» Records to process

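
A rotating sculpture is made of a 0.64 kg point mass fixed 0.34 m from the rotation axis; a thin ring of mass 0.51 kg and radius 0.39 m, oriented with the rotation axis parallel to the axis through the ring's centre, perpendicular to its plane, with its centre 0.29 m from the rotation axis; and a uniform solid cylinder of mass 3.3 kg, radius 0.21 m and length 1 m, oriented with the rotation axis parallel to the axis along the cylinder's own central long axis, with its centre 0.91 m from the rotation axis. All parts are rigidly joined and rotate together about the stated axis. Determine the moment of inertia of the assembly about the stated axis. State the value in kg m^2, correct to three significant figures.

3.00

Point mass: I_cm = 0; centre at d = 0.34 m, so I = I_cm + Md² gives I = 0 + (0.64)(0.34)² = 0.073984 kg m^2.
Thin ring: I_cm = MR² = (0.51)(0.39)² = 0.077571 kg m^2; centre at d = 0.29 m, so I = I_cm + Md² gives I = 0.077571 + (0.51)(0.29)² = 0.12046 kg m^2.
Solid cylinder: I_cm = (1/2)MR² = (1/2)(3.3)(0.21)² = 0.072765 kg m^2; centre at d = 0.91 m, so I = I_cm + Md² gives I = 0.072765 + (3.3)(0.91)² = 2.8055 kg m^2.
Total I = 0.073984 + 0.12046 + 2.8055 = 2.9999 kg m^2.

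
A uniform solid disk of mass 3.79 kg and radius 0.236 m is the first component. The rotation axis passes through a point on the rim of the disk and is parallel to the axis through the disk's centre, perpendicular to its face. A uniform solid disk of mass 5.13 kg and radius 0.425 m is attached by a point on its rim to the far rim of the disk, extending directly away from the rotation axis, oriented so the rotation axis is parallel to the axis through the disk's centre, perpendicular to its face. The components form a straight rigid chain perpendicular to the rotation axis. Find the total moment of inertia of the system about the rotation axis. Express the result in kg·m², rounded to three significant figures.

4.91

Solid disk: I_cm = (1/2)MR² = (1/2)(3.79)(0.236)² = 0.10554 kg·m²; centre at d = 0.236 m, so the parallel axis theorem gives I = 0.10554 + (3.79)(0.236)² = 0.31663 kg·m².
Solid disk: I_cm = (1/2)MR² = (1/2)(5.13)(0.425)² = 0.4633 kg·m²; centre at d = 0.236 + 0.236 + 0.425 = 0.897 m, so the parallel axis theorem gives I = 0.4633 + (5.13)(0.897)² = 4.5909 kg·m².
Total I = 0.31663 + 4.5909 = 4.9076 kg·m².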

» What to produce
Set down the line holding "A uniform solid disk of mass 3.79" and all later lines through the last one in the material above, exactly, and no other lines.

» Exercise output
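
A uniform solid disk of mass 3.79 kg and radius 0.236 m is the first component. The rotation axis passes through a point on the rim of the disk and is parallel to the axis through the disk's centre, perpendicular to its face. A uniform solid disk of mass 5.13 kg and radius 0.425 m is attached by a point on its rim to the far rim of the disk, extending directly away from the rotation axis, oriented so the rotation axis is parallel to the axis through the disk's centre, perpendicular to its face. The components form a straight rigid chain perpendicular to the rotation axis. Find the total moment of inertia of the system about the rotation axis. Express the result in kg·m², rounded to three significant figures.

4.91

Solid disk: I_cm = (1/2)MR² = (1/2)(3.79)(0.236)² = 0.10554 kg·m²; centre at d = 0.236 m, so the parallel axis theorem gives I = 0.10554 + (3.79)(0.236)² = 0.31663 kg·m².
Solid disk: I_cm = (1/2)MR² = (1/2)(5.13)(0.425)² = 0.4633 kg·m²; centre at d = 0.236 + 0.236 + 0.425 = 0.897 m, so the parallel axis theorem gives I = 0.4633 + (5.13)(0.897)² = 4.5909 kg·m².
Total I = 0.31663 + 4.5909 = 4.9076 kg·m².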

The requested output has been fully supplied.